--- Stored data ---
::::::::::

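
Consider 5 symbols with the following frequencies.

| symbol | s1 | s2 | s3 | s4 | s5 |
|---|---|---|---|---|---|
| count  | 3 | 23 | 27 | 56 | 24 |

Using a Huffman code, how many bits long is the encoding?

286

Build the Huffman tree bottom-up:
merge s1(3) and s2(23): 26
merge s5(24) and 26: 50
merge s3(27) and 50: 77
merge s4(56) and 77: 133
Each symbol's bit-cost is frequency × depth; summing gives 286 bits (equivalently 26 + 50 + 77 + 133).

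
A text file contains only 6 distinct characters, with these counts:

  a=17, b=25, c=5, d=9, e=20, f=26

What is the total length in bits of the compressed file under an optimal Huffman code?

Merge the two smallest weights repeatedly:
merge c(5) and d(9): 14
merge 14 and a(17): 31
merge e(20) and b(25): 45
merge f(26) and 31: 57
merge 45 and 57: 102
Total encoded bits = sum of merged weights = 14 + 31 + 45 + 57 + 102 = 249.

249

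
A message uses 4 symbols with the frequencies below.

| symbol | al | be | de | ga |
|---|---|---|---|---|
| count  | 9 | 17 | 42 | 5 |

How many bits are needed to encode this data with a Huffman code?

Greedily combine the two least-frequent nodes:
ga(5) + al(9) → 14
14 + be(17) → 31
31 + de(42) → 73
Total encoded bits = sum of merged weights = 14 + 31 + 73 = 118.

118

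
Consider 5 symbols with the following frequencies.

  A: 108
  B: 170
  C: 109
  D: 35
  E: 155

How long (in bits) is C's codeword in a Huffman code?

Repeatedly merge the two smallest:
merge D(35) and A(108): 143
merge C(109) and 143: 252
merge E(155) and B(170): 325
merge 252 and 325: 577
C sits 2 levels below the root, so its codeword is 2 bits.

2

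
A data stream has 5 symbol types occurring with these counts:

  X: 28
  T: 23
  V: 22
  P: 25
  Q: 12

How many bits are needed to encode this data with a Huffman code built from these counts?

254

Build the Huffman tree bottom-up:
Q(12) + V(22) → 34
T(23) + P(25) → 48
X(28) + 34 → 62
48 + 62 → 110
The encoded length is the sum of every internal node's weight: 34 + 48 + 62 + 110 = 254 bits.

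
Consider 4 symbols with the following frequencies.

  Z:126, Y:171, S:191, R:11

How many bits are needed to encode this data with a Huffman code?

944

Merge the two smallest weights repeatedly:
merge R(11) and Z(126): 137
merge 137 and Y(171): 308
merge S(191) and 308: 499
The encoded length is the sum of every internal node's weight: 137 + 308 + 499 = 944 bits.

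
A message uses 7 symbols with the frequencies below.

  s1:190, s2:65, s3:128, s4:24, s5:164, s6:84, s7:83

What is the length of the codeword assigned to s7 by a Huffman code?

Build the tree from the bottom:
combine s4(24), s2(65) → 89
combine s7(83), s6(84) → 167
combine 89, s3(128) → 217
combine s5(164), 167 → 331
combine s1(190), 217 → 407
combine 331, 407 → 738
The subtree containing s7 is merged 3 times, so code length = 3.

3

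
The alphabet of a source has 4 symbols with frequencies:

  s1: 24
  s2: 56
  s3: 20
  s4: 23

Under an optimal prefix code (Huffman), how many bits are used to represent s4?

3

Repeatedly merge the two smallest:
combine s3(20), s4(23) → 43
combine s1(24), 43 → 67
combine s2(56), 67 → 123
s4's leaf is at depth 3, giving a 3-bit codeword.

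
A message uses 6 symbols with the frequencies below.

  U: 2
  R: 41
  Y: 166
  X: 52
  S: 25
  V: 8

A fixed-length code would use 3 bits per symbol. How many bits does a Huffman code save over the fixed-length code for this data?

Fixed-length: 3 bits × 294 symbols = 882 bits.
Huffman merges:
merge U(2) and V(8): 10
merge 10 and S(25): 35
merge 35 and R(41): 76
merge X(52) and 76: 128
merge 128 and Y(166): 294
Huffman total = 10 + 35 + 76 + 128 + 294 = 543 bits.
Saving = 882 − 543 = 339 bits.

339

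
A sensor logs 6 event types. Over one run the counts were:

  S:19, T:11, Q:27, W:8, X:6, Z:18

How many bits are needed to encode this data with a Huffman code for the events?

217

Greedily combine the two least-frequent nodes:
merge X(6) and W(8): 14
merge T(11) and 14: 25
merge Z(18) and S(19): 37
merge 25 and Q(27): 52
merge 37 and 52: 89
Each symbol's bit-cost is frequency × depth; summing gives 217 bits (equivalently 14 + 25 + 37 + 52 + 89).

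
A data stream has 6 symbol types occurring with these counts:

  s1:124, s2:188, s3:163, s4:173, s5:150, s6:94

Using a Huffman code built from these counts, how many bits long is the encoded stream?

Merge the two smallest weights repeatedly:
merge s6(94) and s1(124): 218
merge s5(150) and s3(163): 313
merge s4(173) and s2(188): 361
merge 218 and 313: 531
merge 361 and 531: 892
The encoded length is the sum of every internal node's weight: 218 + 313 + 361 + 531 + 892 = 2315 bits.

2315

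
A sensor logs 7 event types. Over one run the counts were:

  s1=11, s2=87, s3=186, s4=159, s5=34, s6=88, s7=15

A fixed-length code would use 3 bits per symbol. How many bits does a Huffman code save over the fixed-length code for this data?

Fixed-length: 3 bits × 580 symbols = 1740 bits.
Huffman merges:
merge s1(11) and s7(15): 26
merge 26 and s5(34): 60
merge 60 and s2(87): 147
merge s6(88) and 147: 235
merge s4(159) and s3(186): 345
merge 235 and 345: 580
Huffman total = 26 + 60 + 147 + 235 + 345 + 580 = 1393 bits.
Saving = 1740 − 1393 = 347 bits.

347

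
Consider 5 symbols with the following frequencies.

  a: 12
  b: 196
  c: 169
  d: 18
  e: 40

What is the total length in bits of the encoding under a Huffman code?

Build the Huffman tree bottom-up:
combine a(12), d(18) → 30
combine 30, e(40) → 70
combine 70, c(169) → 239
combine b(196), 239 → 435
Each symbol's bit-cost is frequency × depth; summing gives 774 bits (equivalently 30 + 70 + 239 + 435).

774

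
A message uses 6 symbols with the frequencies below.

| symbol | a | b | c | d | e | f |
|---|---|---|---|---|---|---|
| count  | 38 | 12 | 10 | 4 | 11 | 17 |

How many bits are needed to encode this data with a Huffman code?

Greedily combine the two least-frequent nodes:
merge d(4) and c(10): 14
merge e(11) and b(12): 23
merge 14 and f(17): 31
merge 23 and 31: 54
merge a(38) and 54: 92
The encoded length is the sum of every internal node's weight: 14 + 23 + 31 + 54 + 92 = 214 bits.

214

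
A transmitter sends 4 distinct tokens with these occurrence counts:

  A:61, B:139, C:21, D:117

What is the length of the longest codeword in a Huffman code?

3

Merge the two lowest-weight nodes at each step:
merge C(21) and A(61): 82
merge 82 and D(117): 199
merge B(139) and 199: 338
Maximum depth reached is 3.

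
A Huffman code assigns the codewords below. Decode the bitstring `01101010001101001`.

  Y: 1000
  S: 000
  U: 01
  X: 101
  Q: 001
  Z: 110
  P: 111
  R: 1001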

::::::::::

--- Your instructions ---
This calls for an exact transcription of every entry above.

--- Response to this exercise ---
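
Consider 5 symbols with the following frequencies.

| symbol | s1 | s2 | s3 | s4 | s5 |
|---|---|---|---|---|---|
| count  | 3 | 23 | 27 | 56 | 24 |

Using a Huffman code, how many bits long is the encoding?

286

Build the Huffman tree bottom-up:
merge s1(3) and s2(23): 26
merge s5(24) and 26: 50
merge s3(27) and 50: 77
merge s4(56) and 77: 133
Each symbol's bit-cost is frequency × depth; summing gives 286 bits (equivalently 26 + 50 + 77 + 133).

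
A text file contains only 6 distinct characters, with these counts:

  a=17, b=25, c=5, d=9, e=20, f=26

What is the total length in bits of the compressed file under an optimal Huffman code?

Merge the two smallest weights repeatedly:
merge c(5) and d(9): 14
merge 14 and a(17): 31
merge e(20) and b(25): 45
merge f(26) and 31: 57
merge 45 and 57: 102
Total encoded bits = sum of merged weights = 14 + 31 + 45 + 57 + 102 = 249.

249

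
A message uses 4 symbols with the frequencies below.

| symbol | al | be | de | ga |
|---|---|---|---|---|
| count  | 9 | 17 | 42 | 5 |

How many bits are needed to encode this data with a Huffman code?

Greedily combine the two least-frequent nodes:
ga(5) + al(9) → 14
14 + be(17) → 31
31 + de(42) → 73
Total encoded bits = sum of merged weights = 14 + 31 + 73 = 118.

118

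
Consider 5 symbols with the following frequencies.

  A: 108
  B: 170
  C: 109
  D: 35
  E: 155

How long (in bits) is C's codeword in a Huffman code?

Repeatedly merge the two smallest:
merge D(35) and A(108): 143
merge C(109) and 143: 252
merge E(155) and B(170): 325
merge 252 and 325: 577
C sits 2 levels below the root, so its codeword is 2 bits.

2

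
A data stream has 5 symbol types occurring with these counts:

  X: 28
  T: 23
  V: 22
  P: 25
  Q: 12

How many bits are needed to encode this data with a Huffman code built from these counts?

254

Build the Huffman tree bottom-up:
Q(12) + V(22) → 34
T(23) + P(25) → 48
X(28) + 34 → 62
48 + 62 → 110
The encoded length is the sum of every internal node's weight: 34 + 48 + 62 + 110 = 254 bits.

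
Consider 4 symbols with the following frequencies.

  Z:126, Y:171, S:191, R:11

How many bits are needed to encode this data with a Huffman code?

944

Merge the two smallest weights repeatedly:
merge R(11) and Z(126): 137
merge 137 and Y(171): 308
merge S(191) and 308: 499
The encoded length is the sum of every internal node's weight: 137 + 308 + 499 = 944 bits.

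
A message uses 7 symbols with the frequencies below.

  s1:190, s2:65, s3:128, s4:24, s5:164, s6:84, s7:83

What is the length of the codeword assigned to s7 by a Huffman code?

Build the tree from the bottom:
combine s4(24), s2(65) → 89
combine s7(83), s6(84) → 167
combine 89, s3(128) → 217
combine s5(164), 167 → 331
combine s1(190), 217 → 407
combine 331, 407 → 738
The subtree containing s7 is merged 3 times, so code length = 3.

3

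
The alphabet of a source has 4 symbols with frequencies:

  s1: 24
  s2: 56
  s3: 20
  s4: 23

Under an optimal prefix code (Huffman), how many bits are used to represent s4?

3

Repeatedly merge the two smallest:
combine s3(20), s4(23) → 43
combine s1(24), 43 → 67
combine s2(56), 67 → 123
s4's leaf is at depth 3, giving a 3-bit codeword.

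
A message uses 6 symbols with the frequencies below.

  U: 2
  R: 41
  Y: 166
  X: 52
  S: 25
  V: 8

A fixed-length code would use 3 bits per symbol. How many bits does a Huffman code save over the fixed-length code for this data?

Fixed-length: 3 bits × 294 symbols = 882 bits.
Huffman merges:
merge U(2) and V(8): 10
merge 10 and S(25): 35
merge 35 and R(41): 76
merge X(52) and 76: 128
merge 128 and Y(166): 294
Huffman total = 10 + 35 + 76 + 128 + 294 = 543 bits.
Saving = 882 − 543 = 339 bits.

339

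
A sensor logs 6 event types. Over one run the counts were:

  S:19, T:11, Q:27, W:8, X:6, Z:18

How many bits are needed to encode this data with a Huffman code for the events?

217

Greedily combine the two least-frequent nodes:
merge X(6) and W(8): 14
merge T(11) and 14: 25
merge Z(18) and S(19): 37
merge 25 and Q(27): 52
merge 37 and 52: 89
Each symbol's bit-cost is frequency × depth; summing gives 217 bits (equivalently 14 + 25 + 37 + 52 + 89).

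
A data stream has 6 symbol types occurring with these counts:

  s1:124, s2:188, s3:163, s4:173, s5:150, s6:94

Using a Huffman code built from these counts, how many bits long is the encoded stream?

Merge the two smallest weights repeatedly:
merge s6(94) and s1(124): 218
merge s5(150) and s3(163): 313
merge s4(173) and s2(188): 361
merge 218 and 313: 531
merge 361 and 531: 892
The encoded length is the sum of every internal node's weight: 218 + 313 + 361 + 531 + 892 = 2315 bits.

2315

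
A sensor logs 7 event types. Over one run the counts were:

  s1=11, s2=87, s3=186, s4=159, s5=34, s6=88, s7=15

A fixed-length code would use 3 bits per symbol. How many bits does a Huffman code save over the fixed-length code for this data?

Fixed-length: 3 bits × 580 symbols = 1740 bits.
Huffman merges:
merge s1(11) and s7(15): 26
merge 26 and s5(34): 60
merge 60 and s2(87): 147
merge s6(88) and 147: 235
merge s4(159) and s3(186): 345
merge 235 and 345: 580
Huffman total = 26 + 60 + 147 + 235 + 345 + 580 = 1393 bits.
Saving = 1740 − 1393 = 347 bits.

347

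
Consider 5 symbols with the following frequencies.

  a: 12
  b: 196
  c: 169
  d: 18
  e: 40

What is the total length in bits of the encoding under a Huffman code?

Build the Huffman tree bottom-up:
combine a(12), d(18) → 30
combine 30, e(40) → 70
combine 70, c(169) → 239
combine b(196), 239 → 435
Each symbol's bit-cost is frequency × depth; summing gives 774 bits (equivalently 30 + 70 + 239 + 435).

774

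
A message uses 6 symbols with the frequencies below.

| symbol | a | b | c | d | e | f |
|---|---|---|---|---|---|---|
| count  | 38 | 12 | 10 | 4 | 11 | 17 |

How many bits are needed to encode this data with a Huffman code?

Greedily combine the two least-frequent nodes:
merge d(4) and c(10): 14
merge e(11) and b(12): 23
merge 14 and f(17): 31
merge 23 and 31: 54
merge a(38) and 54: 92
The encoded length is the sum of every internal node's weight: 14 + 23 + 31 + 54 + 92 = 214 bits.

214

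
A transmitter sends 4 distinct tokens with these occurrence counts:

  A:61, B:139, C:21, D:117

What is the length of the longest codeword in a Huffman code?

3

Merge the two lowest-weight nodes at each step:
merge C(21) and A(61): 82
merge 82 and D(117): 199
merge B(139) and 199: 338
Maximum depth reached is 3.

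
A Huffman code assigns the codewords below. Decode the bitstring `01101010001101001`.

  Y: 1000
  S: 000
  U: 01
  X: 101
  Q: 001
  Z: 110
  P: 111
  R: 1001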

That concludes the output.